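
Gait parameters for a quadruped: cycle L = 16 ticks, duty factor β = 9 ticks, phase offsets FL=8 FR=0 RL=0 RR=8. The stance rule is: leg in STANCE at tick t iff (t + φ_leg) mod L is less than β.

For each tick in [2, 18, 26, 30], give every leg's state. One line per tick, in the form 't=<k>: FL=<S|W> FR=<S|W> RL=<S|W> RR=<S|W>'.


t=2: phase=(10,2,2,10) vs β=9 → FL=W FR=S RL=S RR=W
t=18: phase=(10,2,2,10) vs β=9 → FL=W FR=S RL=S RR=W
t=26: phase=(2,10,10,2) vs β=9 → FL=S FR=W RL=W RR=S
t=30: phase=(6,14,14,6) vs β=9 → FL=S FR=W RL=W RR=S

t=2: FL=W FR=S RL=S RR=W
t=18: FL=W FR=S RL=S RR=W
t=26: FL=S FR=W RL=W RR=S
t=30: FL=S FR=W RL=W RR=S


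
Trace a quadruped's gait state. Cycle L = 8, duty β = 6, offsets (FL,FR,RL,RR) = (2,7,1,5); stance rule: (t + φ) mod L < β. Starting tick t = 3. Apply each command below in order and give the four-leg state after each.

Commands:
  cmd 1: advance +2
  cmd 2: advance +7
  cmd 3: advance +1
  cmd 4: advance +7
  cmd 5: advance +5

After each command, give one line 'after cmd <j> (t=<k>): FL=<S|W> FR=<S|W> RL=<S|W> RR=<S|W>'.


start t=3: FL=S FR=S RL=S RR=S
cmd 1: advance +2 → t=5, phase=(7,4,6,2) → FL=W FR=S RL=W RR=S
cmd 2: advance +7 → t=12, phase=(6,3,5,1) → FL=W FR=S RL=S RR=S
cmd 3: advance +1 → t=13, phase=(7,4,6,2) → FL=W FR=S RL=W RR=S
cmd 4: advance +7 → t=20, phase=(6,3,5,1) → FL=W FR=S RL=S RR=S
cmd 5: advance +5 → t=25, phase=(3,0,2,6) → FL=S FR=S RL=S RR=W

after cmd 1 (t=5): FL=W FR=S RL=W RR=S
after cmd 2 (t=12): FL=W FR=S RL=S RR=S
after cmd 3 (t=13): FL=W FR=S RL=W RR=S
after cmd 4 (t=20): FL=W FR=S RL=S RR=S
after cmd 5 (t=25): FL=S FR=S RL=S RR=W


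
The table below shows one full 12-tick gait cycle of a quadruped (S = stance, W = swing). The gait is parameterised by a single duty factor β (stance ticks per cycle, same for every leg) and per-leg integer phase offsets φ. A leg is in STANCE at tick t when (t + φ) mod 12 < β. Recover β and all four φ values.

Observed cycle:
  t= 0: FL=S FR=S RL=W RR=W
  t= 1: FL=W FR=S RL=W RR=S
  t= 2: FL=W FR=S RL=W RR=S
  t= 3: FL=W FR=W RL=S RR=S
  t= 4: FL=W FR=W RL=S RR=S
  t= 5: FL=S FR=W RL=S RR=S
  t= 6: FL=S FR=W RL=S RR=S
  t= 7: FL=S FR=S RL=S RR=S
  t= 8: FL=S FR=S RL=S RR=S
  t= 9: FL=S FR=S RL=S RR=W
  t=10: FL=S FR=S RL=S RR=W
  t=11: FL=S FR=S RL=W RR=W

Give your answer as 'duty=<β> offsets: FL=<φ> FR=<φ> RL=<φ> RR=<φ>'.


duty=8 offsets: FL=7 FR=5 RL=9 RR=11

duty β = stance ticks per leg = 8
FL: stance ticks = 8; W→S at t=5 → φ=7
FR: stance ticks = 8; W→S at t=7 → φ=5
RL: stance ticks = 8; W→S at t=3 → φ=9
RR: stance ticks = 8; W→S at t=1 → φ=11


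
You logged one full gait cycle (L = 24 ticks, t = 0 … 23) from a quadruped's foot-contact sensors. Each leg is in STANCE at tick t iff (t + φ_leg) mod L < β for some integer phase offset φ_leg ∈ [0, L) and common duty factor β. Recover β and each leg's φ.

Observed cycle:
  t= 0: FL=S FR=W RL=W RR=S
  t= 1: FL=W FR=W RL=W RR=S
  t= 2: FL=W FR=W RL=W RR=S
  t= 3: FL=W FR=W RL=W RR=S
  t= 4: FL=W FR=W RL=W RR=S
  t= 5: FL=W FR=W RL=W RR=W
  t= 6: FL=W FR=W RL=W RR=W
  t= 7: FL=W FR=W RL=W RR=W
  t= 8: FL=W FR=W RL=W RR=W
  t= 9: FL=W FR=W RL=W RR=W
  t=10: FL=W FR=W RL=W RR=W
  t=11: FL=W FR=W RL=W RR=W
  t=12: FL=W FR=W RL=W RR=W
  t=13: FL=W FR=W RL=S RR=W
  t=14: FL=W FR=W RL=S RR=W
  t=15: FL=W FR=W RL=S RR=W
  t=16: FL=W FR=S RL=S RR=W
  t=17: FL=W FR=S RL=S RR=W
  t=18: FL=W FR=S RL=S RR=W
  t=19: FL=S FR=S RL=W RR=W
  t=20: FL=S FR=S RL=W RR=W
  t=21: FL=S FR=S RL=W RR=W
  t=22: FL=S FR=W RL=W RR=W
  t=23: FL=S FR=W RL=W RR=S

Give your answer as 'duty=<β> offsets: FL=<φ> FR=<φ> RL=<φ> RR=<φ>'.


duty β = stance ticks per leg = 6
FL: stance ticks = 6; W→S at t=19 → φ=5
FR: stance ticks = 6; W→S at t=16 → φ=8
RL: stance ticks = 6; W→S at t=13 → φ=11
RR: stance ticks = 6; W→S at t=23 → φ=1

duty=6 offsets: FL=5 FR=8 RL=11 RR=1


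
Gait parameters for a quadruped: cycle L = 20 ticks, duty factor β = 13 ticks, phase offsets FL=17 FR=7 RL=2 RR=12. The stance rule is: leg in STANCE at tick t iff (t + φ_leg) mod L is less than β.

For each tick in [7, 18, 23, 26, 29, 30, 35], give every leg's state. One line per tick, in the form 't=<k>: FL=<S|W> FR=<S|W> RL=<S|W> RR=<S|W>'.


t=7: FL=S FR=W RL=S RR=W
t=18: FL=W FR=S RL=S RR=S
t=23: FL=S FR=S RL=S RR=W
t=26: FL=S FR=W RL=S RR=W
t=29: FL=S FR=W RL=S RR=S
t=30: FL=S FR=W RL=S RR=S
t=35: FL=S FR=S RL=W RR=S

t=7: phase=(4,14,9,19) vs β=13 → FL=S FR=W RL=S RR=W
t=18: phase=(15,5,0,10) vs β=13 → FL=W FR=S RL=S RR=S
t=23: phase=(0,10,5,15) vs β=13 → FL=S FR=S RL=S RR=W
t=26: phase=(3,13,8,18) vs β=13 → FL=S FR=W RL=S RR=W
t=29: phase=(6,16,11,1) vs β=13 → FL=S FR=W RL=S RR=S
t=30: phase=(7,17,12,2) vs β=13 → FL=S FR=W RL=S RR=S
t=35: phase=(12,2,17,7) vs β=13 → FL=S FR=S RL=W RR=S


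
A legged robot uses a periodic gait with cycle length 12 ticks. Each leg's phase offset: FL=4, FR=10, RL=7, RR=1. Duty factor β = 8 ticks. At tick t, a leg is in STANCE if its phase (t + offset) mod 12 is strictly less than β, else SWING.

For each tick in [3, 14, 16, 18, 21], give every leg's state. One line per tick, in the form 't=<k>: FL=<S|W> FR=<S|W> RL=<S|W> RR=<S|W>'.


t=3: FL=S FR=S RL=W RR=S
t=14: FL=S FR=S RL=W RR=S
t=16: FL=W FR=S RL=W RR=S
t=18: FL=W FR=S RL=S RR=S
t=21: FL=S FR=S RL=S RR=W

t=3: phase=(7,1,10,4) vs β=8 → FL=S FR=S RL=W RR=S
t=14: phase=(6,0,9,3) vs β=8 → FL=S FR=S RL=W RR=S
t=16: phase=(8,2,11,5) vs β=8 → FL=W FR=S RL=W RR=S
t=18: phase=(10,4,1,7) vs β=8 → FL=W FR=S RL=S RR=S
t=21: phase=(1,7,4,10) vs β=8 → FL=S FR=S RL=S RR=W


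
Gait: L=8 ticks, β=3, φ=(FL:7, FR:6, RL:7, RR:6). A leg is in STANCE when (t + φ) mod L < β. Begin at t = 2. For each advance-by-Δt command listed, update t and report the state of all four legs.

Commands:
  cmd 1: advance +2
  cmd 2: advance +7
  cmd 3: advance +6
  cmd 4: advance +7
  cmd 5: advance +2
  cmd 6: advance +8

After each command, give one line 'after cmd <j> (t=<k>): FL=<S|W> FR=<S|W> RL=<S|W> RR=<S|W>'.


after cmd 1 (t=4): FL=W FR=S RL=W RR=S
after cmd 2 (t=11): FL=S FR=S RL=S RR=S
after cmd 3 (t=17): FL=S FR=W RL=S RR=W
after cmd 4 (t=24): FL=W FR=W RL=W RR=W
after cmd 5 (t=26): FL=S FR=S RL=S RR=S
after cmd 6 (t=34): FL=S FR=S RL=S RR=S

start t=2: FL=S FR=S RL=S RR=S
cmd 1: advance +2 → t=4, phase=(3,2,3,2) → FL=W FR=S RL=W RR=S
cmd 2: advance +7 → t=11, phase=(2,1,2,1) → FL=S FR=S RL=S RR=S
cmd 3: advance +6 → t=17, phase=(0,7,0,7) → FL=S FR=W RL=S RR=W
cmd 4: advance +7 → t=24, phase=(7,6,7,6) → FL=W FR=W RL=W RR=W
cmd 5: advance +2 → t=26, phase=(1,0,1,0) → FL=S FR=S RL=S RR=S
cmd 6: advance +8 → t=34, phase=(1,0,1,0) → FL=S FR=S RL=S RR=S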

..........

How to complete this task:
What lines of the listing contain the word "parameters"? Copy them all.

Solution for this task:
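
Gait parameters for a quadruped: cycle L = 16 ticks, duty factor β = 9 ticks, phase offsets FL=8 FR=0 RL=0 RR=8. The stance rule is: leg in STANCE at tick t iff (t + φ_leg) mod L is less than β.
Gait parameters for a quadruped: cycle L = 20 ticks, duty factor β = 13 ticks, phase offsets FL=17 FR=7 RL=2 RR=12. The stance rule is: leg in STANCE at tick t iff (t + φ_leg) mod L is less than β.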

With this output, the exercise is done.